[Supplied records Boundary: Start]

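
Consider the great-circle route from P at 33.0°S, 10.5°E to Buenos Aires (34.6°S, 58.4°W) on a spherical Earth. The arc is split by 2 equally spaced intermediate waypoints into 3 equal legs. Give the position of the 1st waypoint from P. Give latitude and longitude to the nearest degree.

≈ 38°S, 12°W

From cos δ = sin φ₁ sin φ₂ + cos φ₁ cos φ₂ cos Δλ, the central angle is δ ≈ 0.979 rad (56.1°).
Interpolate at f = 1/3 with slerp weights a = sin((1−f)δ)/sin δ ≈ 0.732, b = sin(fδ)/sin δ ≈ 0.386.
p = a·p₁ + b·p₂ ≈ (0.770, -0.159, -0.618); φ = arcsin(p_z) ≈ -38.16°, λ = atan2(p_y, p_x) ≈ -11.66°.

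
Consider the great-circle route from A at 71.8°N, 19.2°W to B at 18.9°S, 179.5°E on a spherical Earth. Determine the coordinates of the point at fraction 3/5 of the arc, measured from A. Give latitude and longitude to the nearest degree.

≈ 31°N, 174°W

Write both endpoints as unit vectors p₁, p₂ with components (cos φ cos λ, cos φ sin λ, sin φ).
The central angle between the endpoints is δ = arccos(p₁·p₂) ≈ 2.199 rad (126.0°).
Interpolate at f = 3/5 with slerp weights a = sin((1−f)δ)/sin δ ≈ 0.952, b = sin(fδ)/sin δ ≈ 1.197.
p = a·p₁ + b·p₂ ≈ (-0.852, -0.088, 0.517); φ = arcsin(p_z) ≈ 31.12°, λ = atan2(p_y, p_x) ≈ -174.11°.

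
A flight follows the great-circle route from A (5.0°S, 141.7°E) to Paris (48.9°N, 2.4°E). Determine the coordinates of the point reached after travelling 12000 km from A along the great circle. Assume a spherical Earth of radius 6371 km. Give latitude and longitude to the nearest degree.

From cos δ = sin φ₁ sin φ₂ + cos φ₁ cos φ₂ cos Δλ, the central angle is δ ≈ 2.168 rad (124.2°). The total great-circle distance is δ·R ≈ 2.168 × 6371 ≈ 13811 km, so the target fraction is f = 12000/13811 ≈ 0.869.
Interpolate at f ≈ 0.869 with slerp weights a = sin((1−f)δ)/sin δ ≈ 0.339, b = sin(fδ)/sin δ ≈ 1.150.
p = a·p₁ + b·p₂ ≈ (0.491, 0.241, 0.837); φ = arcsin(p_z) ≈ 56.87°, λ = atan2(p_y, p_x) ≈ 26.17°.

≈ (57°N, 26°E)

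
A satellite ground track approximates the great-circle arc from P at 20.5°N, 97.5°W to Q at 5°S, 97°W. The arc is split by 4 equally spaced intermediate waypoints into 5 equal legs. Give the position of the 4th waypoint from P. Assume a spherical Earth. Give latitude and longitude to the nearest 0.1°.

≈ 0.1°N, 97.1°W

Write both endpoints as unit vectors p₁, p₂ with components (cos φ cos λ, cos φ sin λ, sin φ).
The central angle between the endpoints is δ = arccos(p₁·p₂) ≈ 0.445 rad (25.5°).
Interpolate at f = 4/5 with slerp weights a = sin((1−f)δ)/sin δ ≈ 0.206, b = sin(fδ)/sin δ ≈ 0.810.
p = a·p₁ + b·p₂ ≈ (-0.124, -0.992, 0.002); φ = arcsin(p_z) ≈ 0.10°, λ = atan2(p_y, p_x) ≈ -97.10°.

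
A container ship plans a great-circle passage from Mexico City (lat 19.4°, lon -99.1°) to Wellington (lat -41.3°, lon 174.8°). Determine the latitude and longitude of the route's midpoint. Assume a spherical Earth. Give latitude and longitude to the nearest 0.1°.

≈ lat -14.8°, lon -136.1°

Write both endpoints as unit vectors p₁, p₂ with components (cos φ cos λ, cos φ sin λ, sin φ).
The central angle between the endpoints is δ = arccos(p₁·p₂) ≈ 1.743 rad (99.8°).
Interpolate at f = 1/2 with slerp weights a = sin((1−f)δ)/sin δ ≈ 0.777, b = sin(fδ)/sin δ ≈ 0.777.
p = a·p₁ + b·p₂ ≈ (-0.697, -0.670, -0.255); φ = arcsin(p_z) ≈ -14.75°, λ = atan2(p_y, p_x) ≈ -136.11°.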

[Supplied records Boundary: End]

== Exercise objective ==
Line by line, please reproduce the records exactly.

== Task solution ==
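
Consider the great-circle route from P at 33.0°S, 10.5°E to Buenos Aires (34.6°S, 58.4°W) on a spherical Earth. The arc is split by 2 equally spaced intermediate waypoints into 3 equal legs. Give the position of the 1st waypoint from P. Give latitude and longitude to the nearest degree.

≈ 38°S, 12°W

From cos δ = sin φ₁ sin φ₂ + cos φ₁ cos φ₂ cos Δλ, the central angle is δ ≈ 0.979 rad (56.1°).
Interpolate at f = 1/3 with slerp weights a = sin((1−f)δ)/sin δ ≈ 0.732, b = sin(fδ)/sin δ ≈ 0.386.
p = a·p₁ + b·p₂ ≈ (0.770, -0.159, -0.618); φ = arcsin(p_z) ≈ -38.16°, λ = atan2(p_y, p_x) ≈ -11.66°.

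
Consider the great-circle route from A at 71.8°N, 19.2°W to B at 18.9°S, 179.5°E on a spherical Earth. Determine the coordinates of the point at fraction 3/5 of the arc, measured from A. Give latitude and longitude to the nearest degree.

≈ 31°N, 174°W

Write both endpoints as unit vectors p₁, p₂ with components (cos φ cos λ, cos φ sin λ, sin φ).
The central angle between the endpoints is δ = arccos(p₁·p₂) ≈ 2.199 rad (126.0°).
Interpolate at f = 3/5 with slerp weights a = sin((1−f)δ)/sin δ ≈ 0.952, b = sin(fδ)/sin δ ≈ 1.197.
p = a·p₁ + b·p₂ ≈ (-0.852, -0.088, 0.517); φ = arcsin(p_z) ≈ 31.12°, λ = atan2(p_y, p_x) ≈ -174.11°.

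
A flight follows the great-circle route from A (5.0°S, 141.7°E) to Paris (48.9°N, 2.4°E). Determine the coordinates of the point reached after travelling 12000 km from A along the great circle. Assume a spherical Earth of radius 6371 km. Give latitude and longitude to the nearest degree.

From cos δ = sin φ₁ sin φ₂ + cos φ₁ cos φ₂ cos Δλ, the central angle is δ ≈ 2.168 rad (124.2°). The total great-circle distance is δ·R ≈ 2.168 × 6371 ≈ 13811 km, so the target fraction is f = 12000/13811 ≈ 0.869.
Interpolate at f ≈ 0.869 with slerp weights a = sin((1−f)δ)/sin δ ≈ 0.339, b = sin(fδ)/sin δ ≈ 1.150.
p = a·p₁ + b·p₂ ≈ (0.491, 0.241, 0.837); φ = arcsin(p_z) ≈ 56.87°, λ = atan2(p_y, p_x) ≈ 26.17°.

≈ (57°N, 26°E)

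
A satellite ground track approximates the great-circle arc from P at 20.5°N, 97.5°W to Q at 5°S, 97°W. The arc is split by 4 equally spaced intermediate waypoints into 5 equal legs. Give the position of the 4th waypoint from P. Assume a spherical Earth. Give latitude and longitude to the nearest 0.1°.

≈ 0.1°N, 97.1°W

Write both endpoints as unit vectors p₁, p₂ with components (cos φ cos λ, cos φ sin λ, sin φ).
The central angle between the endpoints is δ = arccos(p₁·p₂) ≈ 0.445 rad (25.5°).
Interpolate at f = 4/5 with slerp weights a = sin((1−f)δ)/sin δ ≈ 0.206, b = sin(fδ)/sin δ ≈ 0.810.
p = a·p₁ + b·p₂ ≈ (-0.124, -0.992, 0.002); φ = arcsin(p_z) ≈ 0.10°, λ = atan2(p_y, p_x) ≈ -97.10°.

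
A container ship plans a great-circle passage from Mexico City (lat 19.4°, lon -99.1°) to Wellington (lat -41.3°, lon 174.8°). Determine the latitude and longitude of the route's midpoint. Assume a spherical Earth. Give latitude and longitude to the nearest 0.1°.

≈ lat -14.8°, lon -136.1°

Write both endpoints as unit vectors p₁, p₂ with components (cos φ cos λ, cos φ sin λ, sin φ).
The central angle between the endpoints is δ = arccos(p₁·p₂) ≈ 1.743 rad (99.8°).
Interpolate at f = 1/2 with slerp weights a = sin((1−f)δ)/sin δ ≈ 0.777, b = sin(fδ)/sin δ ≈ 0.777.
p = a·p₁ + b·p₂ ≈ (-0.697, -0.670, -0.255); φ = arcsin(p_z) ≈ -14.75°, λ = atan2(p_y, p_x) ≈ -136.11°.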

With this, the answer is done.